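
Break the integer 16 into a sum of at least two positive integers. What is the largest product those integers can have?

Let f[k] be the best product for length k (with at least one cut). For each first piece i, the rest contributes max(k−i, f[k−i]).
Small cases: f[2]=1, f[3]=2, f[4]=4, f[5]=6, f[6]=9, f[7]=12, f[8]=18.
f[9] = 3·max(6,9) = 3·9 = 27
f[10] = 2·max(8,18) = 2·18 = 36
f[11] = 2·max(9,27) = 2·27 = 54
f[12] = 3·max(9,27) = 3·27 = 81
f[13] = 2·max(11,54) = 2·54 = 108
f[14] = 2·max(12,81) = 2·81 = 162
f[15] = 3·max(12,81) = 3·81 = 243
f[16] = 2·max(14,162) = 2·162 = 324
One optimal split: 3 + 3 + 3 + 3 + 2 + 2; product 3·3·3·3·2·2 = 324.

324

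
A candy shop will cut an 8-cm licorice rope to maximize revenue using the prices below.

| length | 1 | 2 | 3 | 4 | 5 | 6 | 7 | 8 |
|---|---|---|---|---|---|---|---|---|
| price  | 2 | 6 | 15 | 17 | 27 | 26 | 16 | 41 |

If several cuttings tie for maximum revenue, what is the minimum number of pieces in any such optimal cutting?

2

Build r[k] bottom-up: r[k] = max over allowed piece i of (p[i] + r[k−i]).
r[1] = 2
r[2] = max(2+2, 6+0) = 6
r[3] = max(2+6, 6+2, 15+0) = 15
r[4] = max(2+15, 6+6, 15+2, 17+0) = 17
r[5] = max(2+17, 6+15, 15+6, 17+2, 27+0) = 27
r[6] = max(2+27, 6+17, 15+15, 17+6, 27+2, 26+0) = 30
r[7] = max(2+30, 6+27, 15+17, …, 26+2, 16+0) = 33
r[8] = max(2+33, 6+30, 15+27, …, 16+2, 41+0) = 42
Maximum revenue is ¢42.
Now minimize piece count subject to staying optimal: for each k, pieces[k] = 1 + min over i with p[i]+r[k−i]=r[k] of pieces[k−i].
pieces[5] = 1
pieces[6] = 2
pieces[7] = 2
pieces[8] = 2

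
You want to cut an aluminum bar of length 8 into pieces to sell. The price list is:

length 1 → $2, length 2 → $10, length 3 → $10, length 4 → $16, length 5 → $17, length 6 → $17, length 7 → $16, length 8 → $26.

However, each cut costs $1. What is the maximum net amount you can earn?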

────────────────────────────────────────

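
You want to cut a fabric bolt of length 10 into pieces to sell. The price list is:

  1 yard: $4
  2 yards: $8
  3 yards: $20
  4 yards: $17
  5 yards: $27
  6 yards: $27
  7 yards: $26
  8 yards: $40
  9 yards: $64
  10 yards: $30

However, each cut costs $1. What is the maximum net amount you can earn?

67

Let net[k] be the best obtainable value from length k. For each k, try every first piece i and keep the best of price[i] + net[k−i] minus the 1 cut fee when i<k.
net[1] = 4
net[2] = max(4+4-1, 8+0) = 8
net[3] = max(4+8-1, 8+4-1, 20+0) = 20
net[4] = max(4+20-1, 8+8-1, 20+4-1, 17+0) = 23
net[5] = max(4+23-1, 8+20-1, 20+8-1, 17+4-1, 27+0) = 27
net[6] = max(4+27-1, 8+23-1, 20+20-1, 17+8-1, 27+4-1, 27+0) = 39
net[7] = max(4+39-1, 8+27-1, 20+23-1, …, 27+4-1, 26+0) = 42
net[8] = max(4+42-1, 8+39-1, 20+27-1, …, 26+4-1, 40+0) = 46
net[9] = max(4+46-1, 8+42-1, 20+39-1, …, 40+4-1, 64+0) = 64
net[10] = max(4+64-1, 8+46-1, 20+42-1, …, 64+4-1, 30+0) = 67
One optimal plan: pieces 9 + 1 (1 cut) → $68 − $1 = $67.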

────────────────────────────────────────

● WHAT YOU HAVE TO DO:
Taking the lines above, repeat exactly those from the line that contains "3 yards: $20" through the line that contains "10 yards: $30", and both of those lines as well. Include nothing else.

● SOLVED EXERCISE:
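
  3 yards: $20
  4 yards: $17
  5 yards: $27
  6 yards: $27
  7 yards: $26
  8 yards: $40
  9 yards: $64
  10 yards: $30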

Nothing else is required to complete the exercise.